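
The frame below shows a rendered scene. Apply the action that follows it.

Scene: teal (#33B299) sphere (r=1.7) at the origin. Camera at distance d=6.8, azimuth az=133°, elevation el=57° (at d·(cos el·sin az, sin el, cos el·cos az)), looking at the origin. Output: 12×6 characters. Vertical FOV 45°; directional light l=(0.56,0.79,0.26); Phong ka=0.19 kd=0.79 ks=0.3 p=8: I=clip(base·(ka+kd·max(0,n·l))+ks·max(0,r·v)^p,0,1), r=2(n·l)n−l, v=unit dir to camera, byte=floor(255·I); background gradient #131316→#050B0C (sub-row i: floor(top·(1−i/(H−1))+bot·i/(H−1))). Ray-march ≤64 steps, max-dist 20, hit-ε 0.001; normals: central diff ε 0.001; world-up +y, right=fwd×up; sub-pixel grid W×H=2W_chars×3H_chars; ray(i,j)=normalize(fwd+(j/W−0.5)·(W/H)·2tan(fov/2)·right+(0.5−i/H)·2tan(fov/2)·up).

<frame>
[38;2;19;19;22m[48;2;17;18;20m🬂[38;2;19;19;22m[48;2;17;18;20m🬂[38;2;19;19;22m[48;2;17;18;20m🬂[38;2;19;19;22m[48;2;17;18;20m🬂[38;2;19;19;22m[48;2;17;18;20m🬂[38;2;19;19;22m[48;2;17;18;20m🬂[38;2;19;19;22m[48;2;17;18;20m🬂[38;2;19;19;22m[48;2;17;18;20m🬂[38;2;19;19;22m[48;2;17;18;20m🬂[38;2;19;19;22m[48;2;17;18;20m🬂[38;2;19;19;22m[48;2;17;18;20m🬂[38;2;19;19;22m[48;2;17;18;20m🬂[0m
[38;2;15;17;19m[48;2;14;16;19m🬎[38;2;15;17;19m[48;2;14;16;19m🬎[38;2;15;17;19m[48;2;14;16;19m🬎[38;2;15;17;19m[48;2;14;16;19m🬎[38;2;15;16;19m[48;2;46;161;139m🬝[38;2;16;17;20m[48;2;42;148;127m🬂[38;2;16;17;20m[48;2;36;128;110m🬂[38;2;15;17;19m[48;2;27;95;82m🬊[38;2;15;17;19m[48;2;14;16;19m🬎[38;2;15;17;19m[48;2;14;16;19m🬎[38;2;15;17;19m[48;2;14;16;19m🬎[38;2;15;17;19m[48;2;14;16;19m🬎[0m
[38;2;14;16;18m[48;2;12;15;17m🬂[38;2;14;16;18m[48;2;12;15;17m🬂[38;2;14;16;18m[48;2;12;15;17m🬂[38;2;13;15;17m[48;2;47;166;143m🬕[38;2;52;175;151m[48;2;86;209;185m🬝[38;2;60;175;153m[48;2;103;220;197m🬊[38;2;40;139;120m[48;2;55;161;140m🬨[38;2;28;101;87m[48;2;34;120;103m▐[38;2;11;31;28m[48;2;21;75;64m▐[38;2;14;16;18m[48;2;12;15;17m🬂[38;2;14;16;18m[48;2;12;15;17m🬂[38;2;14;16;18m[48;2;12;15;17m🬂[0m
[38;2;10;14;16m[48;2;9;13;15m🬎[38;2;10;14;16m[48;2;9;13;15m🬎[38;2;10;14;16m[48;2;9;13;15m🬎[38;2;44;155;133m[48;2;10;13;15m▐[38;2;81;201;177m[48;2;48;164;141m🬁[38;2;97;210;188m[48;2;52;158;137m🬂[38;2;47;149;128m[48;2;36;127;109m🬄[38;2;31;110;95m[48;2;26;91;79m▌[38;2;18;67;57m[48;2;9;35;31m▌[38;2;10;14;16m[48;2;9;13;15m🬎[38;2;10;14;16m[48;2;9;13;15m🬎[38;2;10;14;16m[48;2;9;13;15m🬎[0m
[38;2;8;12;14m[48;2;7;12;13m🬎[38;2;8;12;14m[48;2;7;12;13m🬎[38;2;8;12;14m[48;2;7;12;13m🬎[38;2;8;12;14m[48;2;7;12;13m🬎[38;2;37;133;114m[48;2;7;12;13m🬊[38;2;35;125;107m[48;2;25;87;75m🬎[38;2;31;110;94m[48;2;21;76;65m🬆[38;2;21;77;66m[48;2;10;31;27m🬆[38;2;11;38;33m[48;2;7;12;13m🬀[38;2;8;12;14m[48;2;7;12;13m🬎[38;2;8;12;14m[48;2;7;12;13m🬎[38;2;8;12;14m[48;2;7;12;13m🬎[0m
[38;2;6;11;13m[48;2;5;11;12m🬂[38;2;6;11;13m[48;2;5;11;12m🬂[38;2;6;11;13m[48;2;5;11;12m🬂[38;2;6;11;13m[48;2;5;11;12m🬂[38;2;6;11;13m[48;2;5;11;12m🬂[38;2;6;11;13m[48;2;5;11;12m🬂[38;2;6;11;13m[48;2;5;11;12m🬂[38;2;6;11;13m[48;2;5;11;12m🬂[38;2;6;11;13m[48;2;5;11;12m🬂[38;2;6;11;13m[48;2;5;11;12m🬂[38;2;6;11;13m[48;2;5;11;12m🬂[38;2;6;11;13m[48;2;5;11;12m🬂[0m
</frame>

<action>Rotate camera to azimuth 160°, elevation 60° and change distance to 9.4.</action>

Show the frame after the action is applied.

<frame>
[38;2;19;19;22m[48;2;17;18;20m🬂[38;2;19;19;22m[48;2;17;18;20m🬂[38;2;19;19;22m[48;2;17;18;20m🬂[38;2;19;19;22m[48;2;17;18;20m🬂[38;2;19;19;22m[48;2;17;18;20m🬂[38;2;19;19;22m[48;2;17;18;20m🬂[38;2;19;19;22m[48;2;17;18;20m🬂[38;2;19;19;22m[48;2;17;18;20m🬂[38;2;19;19;22m[48;2;17;18;20m🬂[38;2;19;19;22m[48;2;17;18;20m🬂[38;2;19;19;22m[48;2;17;18;20m🬂[38;2;19;19;22m[48;2;17;18;20m🬂[0m
[38;2;15;17;19m[48;2;14;16;19m🬎[38;2;15;17;19m[48;2;14;16;19m🬎[38;2;15;17;19m[48;2;14;16;19m🬎[38;2;15;17;19m[48;2;14;16;19m🬎[38;2;15;17;19m[48;2;14;16;19m🬎[38;2;15;17;19m[48;2;14;16;19m🬎[38;2;15;17;19m[48;2;14;16;19m🬎[38;2;15;17;19m[48;2;14;16;19m🬎[38;2;15;17;19m[48;2;14;16;19m🬎[38;2;15;17;19m[48;2;14;16;19m🬎[38;2;15;17;19m[48;2;14;16;19m🬎[38;2;15;17;19m[48;2;14;16;19m🬎[0m
[38;2;14;16;18m[48;2;12;15;17m🬂[38;2;14;16;18m[48;2;12;15;17m🬂[38;2;14;16;18m[48;2;12;15;17m🬂[38;2;14;16;18m[48;2;12;15;17m🬂[38;2;13;15;17m[48;2;50;173;149m🬕[38;2;52;171;148m[48;2;96;210;187m🬆[38;2;46;147;127m[48;2;34;120;103m▌[38;2;15;42;37m[48;2;26;91;78m▐[38;2;14;16;18m[48;2;12;15;17m🬂[38;2;14;16;18m[48;2;12;15;17m🬂[38;2;14;16;18m[48;2;12;15;17m🬂[38;2;14;16;18m[48;2;12;15;17m🬂[0m
[38;2;10;14;16m[48;2;9;13;15m🬎[38;2;10;14;16m[48;2;9;13;15m🬎[38;2;10;14;16m[48;2;9;13;15m🬎[38;2;10;14;16m[48;2;9;13;15m🬎[38;2;40;140;120m[48;2;10;13;15m▐[38;2;67;173;152m[48;2;35;123;105m🬂[38;2;33;115;99m[48;2;24;83;72m🬆[38;2;20;72;62m[48;2;10;38;33m🬄[38;2;10;14;16m[48;2;9;13;15m🬎[38;2;10;14;16m[48;2;9;13;15m🬎[38;2;10;14;16m[48;2;9;13;15m🬎[38;2;10;14;16m[48;2;9;13;15m🬎[0m
[38;2;8;12;14m[48;2;7;12;13m🬎[38;2;8;12;14m[48;2;7;12;13m🬎[38;2;8;12;14m[48;2;7;12;13m🬎[38;2;8;12;14m[48;2;7;12;13m🬎[38;2;8;12;14m[48;2;7;12;13m🬎[38;2;22;80;68m[48;2;7;12;13m🬂[38;2;14;50;43m[48;2;7;12;13m🬂[38;2;9;33;29m[48;2;7;12;13m🬀[38;2;8;12;14m[48;2;7;12;13m🬎[38;2;8;12;14m[48;2;7;12;13m🬎[38;2;8;12;14m[48;2;7;12;13m🬎[38;2;8;12;14m[48;2;7;12;13m🬎[0m
[38;2;6;11;13m[48;2;5;11;12m🬂[38;2;6;11;13m[48;2;5;11;12m🬂[38;2;6;11;13m[48;2;5;11;12m🬂[38;2;6;11;13m[48;2;5;11;12m🬂[38;2;6;11;13m[48;2;5;11;12m🬂[38;2;6;11;13m[48;2;5;11;12m🬂[38;2;6;11;13m[48;2;5;11;12m🬂[38;2;6;11;13m[48;2;5;11;12m🬂[38;2;6;11;13m[48;2;5;11;12m🬂[38;2;6;11;13m[48;2;5;11;12m🬂[38;2;6;11;13m[48;2;5;11;12m🬂[38;2;6;11;13m[48;2;5;11;12m🬂[0m
</frame>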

YOUR INSTRUCTIONS »
Please go through the data above and copy every line that has the word "elevation".

EXERCISE RESPONSE »
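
Scene: teal (#33B299) sphere (r=1.7) at the origin. Camera at distance d=6.8, azimuth az=133°, elevation el=57° (at d·(cos el·sin az, sin el, cos el·cos az)), looking at the origin. Output: 12×6 characters. Vertical FOV 45°; directional light l=(0.56,0.79,0.26); Phong ka=0.19 kd=0.79 ks=0.3 p=8: I=clip(base·(ka+kd·max(0,n·l))+ks·max(0,r·v)^p,0,1), r=2(n·l)n−l, v=unit dir to camera, byte=floor(255·I); background gradient #131316→#050B0C (sub-row i: floor(top·(1−i/(H−1))+bot·i/(H−1))). Ray-march ≤64 steps, max-dist 20, hit-ε 0.001; normals: central diff ε 0.001; world-up +y, right=fwd×up; sub-pixel grid W×H=2W_chars×3H_chars; ray(i,j)=normalize(fwd+(j/W−0.5)·(W/H)·2tan(fov/2)·right+(0.5−i/H)·2tan(fov/2)·up).
<action>Rotate camera to azimuth 160°, elevation 60° and change distance to 9.4.</action>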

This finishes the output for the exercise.